Stored data
···

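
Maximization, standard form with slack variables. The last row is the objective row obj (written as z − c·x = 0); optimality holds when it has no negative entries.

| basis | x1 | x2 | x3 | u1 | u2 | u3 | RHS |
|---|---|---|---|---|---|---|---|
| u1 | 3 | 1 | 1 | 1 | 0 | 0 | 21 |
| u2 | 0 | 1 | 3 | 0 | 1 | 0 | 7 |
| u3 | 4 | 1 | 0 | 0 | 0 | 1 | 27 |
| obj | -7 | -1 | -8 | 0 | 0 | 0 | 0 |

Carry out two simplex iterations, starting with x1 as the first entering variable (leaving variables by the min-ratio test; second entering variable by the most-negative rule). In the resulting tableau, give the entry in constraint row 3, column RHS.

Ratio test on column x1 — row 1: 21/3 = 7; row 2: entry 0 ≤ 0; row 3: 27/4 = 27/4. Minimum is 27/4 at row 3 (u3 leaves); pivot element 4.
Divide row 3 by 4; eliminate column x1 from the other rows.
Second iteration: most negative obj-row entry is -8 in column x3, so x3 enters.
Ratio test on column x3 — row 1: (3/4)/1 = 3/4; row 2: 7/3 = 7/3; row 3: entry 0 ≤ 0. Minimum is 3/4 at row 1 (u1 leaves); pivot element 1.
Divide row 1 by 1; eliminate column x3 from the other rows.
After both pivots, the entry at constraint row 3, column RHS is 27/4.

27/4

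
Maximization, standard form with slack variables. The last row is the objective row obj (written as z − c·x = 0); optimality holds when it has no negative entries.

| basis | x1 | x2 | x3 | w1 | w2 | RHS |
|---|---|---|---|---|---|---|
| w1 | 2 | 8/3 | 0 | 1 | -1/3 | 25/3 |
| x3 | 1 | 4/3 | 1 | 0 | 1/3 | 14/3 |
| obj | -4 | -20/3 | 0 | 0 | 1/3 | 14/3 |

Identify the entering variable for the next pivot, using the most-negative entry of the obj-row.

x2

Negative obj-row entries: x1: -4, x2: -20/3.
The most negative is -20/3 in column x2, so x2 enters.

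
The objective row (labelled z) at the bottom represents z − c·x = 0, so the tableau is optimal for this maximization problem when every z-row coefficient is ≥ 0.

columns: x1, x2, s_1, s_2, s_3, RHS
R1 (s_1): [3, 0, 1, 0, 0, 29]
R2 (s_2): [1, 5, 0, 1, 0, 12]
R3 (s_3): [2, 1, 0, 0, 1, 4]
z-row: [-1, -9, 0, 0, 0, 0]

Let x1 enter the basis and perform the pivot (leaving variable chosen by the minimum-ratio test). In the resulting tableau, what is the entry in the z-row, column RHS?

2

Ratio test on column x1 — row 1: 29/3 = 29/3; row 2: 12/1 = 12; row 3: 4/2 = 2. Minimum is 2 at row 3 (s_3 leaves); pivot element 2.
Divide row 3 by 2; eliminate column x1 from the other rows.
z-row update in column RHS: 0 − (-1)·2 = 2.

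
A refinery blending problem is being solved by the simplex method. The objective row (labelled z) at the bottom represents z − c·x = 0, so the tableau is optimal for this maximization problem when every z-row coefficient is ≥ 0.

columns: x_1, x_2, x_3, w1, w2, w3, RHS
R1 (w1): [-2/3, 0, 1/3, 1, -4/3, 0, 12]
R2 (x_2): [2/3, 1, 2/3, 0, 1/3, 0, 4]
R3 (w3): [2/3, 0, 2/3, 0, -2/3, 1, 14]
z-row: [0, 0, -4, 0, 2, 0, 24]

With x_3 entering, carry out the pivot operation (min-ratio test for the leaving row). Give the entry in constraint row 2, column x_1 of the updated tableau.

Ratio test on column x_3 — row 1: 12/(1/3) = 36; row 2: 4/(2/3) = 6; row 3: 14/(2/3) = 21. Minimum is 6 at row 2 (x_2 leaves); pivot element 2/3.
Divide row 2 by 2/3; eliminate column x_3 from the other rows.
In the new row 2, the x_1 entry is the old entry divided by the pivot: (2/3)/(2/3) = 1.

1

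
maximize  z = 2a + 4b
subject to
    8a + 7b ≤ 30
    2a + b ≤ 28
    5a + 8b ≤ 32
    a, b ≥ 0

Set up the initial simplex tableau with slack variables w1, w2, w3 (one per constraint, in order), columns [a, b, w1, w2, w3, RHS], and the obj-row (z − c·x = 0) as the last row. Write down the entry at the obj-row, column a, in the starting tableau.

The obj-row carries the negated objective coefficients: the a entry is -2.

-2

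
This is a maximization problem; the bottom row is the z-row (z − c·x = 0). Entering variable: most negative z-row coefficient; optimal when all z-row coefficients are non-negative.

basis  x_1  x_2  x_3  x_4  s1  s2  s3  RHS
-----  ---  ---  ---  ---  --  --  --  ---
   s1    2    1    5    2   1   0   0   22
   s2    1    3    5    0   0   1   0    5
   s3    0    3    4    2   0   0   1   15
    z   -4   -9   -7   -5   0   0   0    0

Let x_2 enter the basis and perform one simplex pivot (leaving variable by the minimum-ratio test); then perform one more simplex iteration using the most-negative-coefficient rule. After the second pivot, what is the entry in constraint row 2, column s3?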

···

→ **Task requirements**: Starting at the first line of the entries above, please extract each line up to and including the line with "obj | -7 | -1", unchanged, and add nothing.

→ **Written answer**:
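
Maximization, standard form with slack variables. The last row is the objective row obj (written as z − c·x = 0); optimality holds when it has no negative entries.

| basis | x1 | x2 | x3 | u1 | u2 | u3 | RHS |
|---|---|---|---|---|---|---|---|
| u1 | 3 | 1 | 1 | 1 | 0 | 0 | 21 |
| u2 | 0 | 1 | 3 | 0 | 1 | 0 | 7 |
| u3 | 4 | 1 | 0 | 0 | 0 | 1 | 27 |
| obj | -7 | -1 | -8 | 0 | 0 | 0 | 0 |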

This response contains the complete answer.